WHAT YOU ARE ASKED TO DO: Transcribe the following entries word for word. End with the line where "A 2D planar robot arm has 5" appears.
•••••
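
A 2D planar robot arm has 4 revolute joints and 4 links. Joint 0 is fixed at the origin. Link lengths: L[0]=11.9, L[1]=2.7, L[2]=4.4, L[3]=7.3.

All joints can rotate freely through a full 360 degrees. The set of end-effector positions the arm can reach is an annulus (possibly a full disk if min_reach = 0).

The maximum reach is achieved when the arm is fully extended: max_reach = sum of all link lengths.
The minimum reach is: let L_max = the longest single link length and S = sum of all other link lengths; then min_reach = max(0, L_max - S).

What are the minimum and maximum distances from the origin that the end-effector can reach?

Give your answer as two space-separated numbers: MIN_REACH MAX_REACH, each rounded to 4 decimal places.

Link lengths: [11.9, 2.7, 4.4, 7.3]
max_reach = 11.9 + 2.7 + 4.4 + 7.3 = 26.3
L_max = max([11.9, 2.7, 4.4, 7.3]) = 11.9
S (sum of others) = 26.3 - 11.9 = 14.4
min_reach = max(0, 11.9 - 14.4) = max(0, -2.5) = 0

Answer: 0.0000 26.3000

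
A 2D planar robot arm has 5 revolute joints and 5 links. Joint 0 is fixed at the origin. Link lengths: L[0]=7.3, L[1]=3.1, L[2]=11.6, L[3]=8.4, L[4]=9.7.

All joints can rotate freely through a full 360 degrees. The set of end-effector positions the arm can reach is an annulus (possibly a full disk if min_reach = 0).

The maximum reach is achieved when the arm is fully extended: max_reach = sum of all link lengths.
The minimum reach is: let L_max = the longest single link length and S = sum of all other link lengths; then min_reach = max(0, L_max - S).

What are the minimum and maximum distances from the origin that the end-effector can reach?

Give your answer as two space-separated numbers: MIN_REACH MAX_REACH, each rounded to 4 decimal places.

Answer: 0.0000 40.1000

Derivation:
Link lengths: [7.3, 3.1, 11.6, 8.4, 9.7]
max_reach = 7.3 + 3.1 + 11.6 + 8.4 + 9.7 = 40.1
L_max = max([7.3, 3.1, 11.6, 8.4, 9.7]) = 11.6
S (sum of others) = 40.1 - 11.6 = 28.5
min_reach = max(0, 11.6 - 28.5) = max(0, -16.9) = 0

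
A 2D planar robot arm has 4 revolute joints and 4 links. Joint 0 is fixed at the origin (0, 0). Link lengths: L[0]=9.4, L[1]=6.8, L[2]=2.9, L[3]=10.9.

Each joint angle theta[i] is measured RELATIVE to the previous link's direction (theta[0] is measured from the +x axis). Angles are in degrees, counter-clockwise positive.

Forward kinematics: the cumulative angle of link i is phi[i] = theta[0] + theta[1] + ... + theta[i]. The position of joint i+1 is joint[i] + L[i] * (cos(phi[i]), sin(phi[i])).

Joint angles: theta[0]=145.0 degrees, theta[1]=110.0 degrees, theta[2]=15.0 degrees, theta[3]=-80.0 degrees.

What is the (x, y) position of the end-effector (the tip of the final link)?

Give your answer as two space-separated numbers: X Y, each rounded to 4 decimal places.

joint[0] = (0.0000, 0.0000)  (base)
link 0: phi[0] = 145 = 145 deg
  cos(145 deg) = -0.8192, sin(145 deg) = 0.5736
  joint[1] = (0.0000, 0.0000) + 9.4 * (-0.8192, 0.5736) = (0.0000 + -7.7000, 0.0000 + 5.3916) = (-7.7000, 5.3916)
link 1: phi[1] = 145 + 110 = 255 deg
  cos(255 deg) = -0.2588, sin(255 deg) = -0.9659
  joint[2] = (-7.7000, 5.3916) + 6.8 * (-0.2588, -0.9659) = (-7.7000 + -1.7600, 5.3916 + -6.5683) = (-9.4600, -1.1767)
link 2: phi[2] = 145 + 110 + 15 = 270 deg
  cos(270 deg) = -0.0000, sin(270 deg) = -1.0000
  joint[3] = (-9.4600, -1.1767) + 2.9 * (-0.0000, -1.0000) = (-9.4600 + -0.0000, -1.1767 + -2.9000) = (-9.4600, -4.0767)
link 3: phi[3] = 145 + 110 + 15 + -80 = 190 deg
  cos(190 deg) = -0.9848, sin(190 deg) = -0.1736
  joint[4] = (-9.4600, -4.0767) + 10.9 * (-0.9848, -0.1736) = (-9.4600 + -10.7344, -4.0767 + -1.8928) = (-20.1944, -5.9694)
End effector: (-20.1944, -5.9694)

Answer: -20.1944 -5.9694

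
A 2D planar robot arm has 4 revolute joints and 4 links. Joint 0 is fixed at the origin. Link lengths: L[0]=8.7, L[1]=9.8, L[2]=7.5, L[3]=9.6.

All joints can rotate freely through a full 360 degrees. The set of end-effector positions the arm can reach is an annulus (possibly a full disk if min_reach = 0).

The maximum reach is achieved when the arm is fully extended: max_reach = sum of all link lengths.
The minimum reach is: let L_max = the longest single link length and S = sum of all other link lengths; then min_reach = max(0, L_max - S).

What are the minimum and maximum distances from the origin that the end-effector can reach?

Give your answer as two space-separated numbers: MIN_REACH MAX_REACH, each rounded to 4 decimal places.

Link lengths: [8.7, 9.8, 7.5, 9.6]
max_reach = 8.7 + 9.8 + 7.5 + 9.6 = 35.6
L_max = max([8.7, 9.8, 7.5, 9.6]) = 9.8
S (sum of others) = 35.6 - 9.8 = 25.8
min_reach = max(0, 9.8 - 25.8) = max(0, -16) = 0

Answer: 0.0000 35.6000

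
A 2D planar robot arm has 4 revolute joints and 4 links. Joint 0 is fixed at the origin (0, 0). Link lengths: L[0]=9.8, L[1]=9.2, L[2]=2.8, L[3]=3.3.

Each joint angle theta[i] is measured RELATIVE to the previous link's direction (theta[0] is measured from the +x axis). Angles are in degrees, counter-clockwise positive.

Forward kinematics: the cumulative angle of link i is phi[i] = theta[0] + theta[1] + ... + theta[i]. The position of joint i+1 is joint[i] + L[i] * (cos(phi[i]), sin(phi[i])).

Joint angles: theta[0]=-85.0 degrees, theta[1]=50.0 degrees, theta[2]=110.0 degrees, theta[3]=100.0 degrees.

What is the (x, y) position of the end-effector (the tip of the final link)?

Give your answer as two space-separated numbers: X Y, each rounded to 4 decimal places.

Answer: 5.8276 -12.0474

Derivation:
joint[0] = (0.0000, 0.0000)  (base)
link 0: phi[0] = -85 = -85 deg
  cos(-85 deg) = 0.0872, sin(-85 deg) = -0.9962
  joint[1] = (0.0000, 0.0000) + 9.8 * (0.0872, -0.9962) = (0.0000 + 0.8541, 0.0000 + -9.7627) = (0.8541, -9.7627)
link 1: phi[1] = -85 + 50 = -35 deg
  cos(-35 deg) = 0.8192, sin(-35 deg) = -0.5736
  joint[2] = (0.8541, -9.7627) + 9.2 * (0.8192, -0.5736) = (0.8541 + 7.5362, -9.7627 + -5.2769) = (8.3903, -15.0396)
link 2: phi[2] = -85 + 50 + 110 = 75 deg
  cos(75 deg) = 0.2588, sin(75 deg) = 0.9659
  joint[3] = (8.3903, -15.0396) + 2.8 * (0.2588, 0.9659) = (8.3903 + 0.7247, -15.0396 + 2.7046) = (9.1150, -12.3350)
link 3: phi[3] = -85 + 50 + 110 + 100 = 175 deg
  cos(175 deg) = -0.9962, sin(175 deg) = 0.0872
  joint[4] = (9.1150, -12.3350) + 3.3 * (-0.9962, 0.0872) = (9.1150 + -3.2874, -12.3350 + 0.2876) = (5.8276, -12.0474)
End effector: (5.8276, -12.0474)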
•••••
EXERCISE RESPONSE:
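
A 2D planar robot arm has 4 revolute joints and 4 links. Joint 0 is fixed at the origin. Link lengths: L[0]=11.9, L[1]=2.7, L[2]=4.4, L[3]=7.3.

All joints can rotate freely through a full 360 degrees. The set of end-effector positions the arm can reach is an annulus (possibly a full disk if min_reach = 0).

The maximum reach is achieved when the arm is fully extended: max_reach = sum of all link lengths.
The minimum reach is: let L_max = the longest single link length and S = sum of all other link lengths; then min_reach = max(0, L_max - S).

What are the minimum and maximum distances from the origin that the end-effector can reach?

Give your answer as two space-separated numbers: MIN_REACH MAX_REACH, each rounded to 4 decimal places.

Link lengths: [11.9, 2.7, 4.4, 7.3]
max_reach = 11.9 + 2.7 + 4.4 + 7.3 = 26.3
L_max = max([11.9, 2.7, 4.4, 7.3]) = 11.9
S (sum of others) = 26.3 - 11.9 = 14.4
min_reach = max(0, 11.9 - 14.4) = max(0, -2.5) = 0

Answer: 0.0000 26.3000

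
A 2D planar robot arm has 5 revolute joints and 5 links. Joint 0 is fixed at the origin. Link lengths: L[0]=7.3, L[1]=3.1, L[2]=11.6, L[3]=8.4, L[4]=9.7.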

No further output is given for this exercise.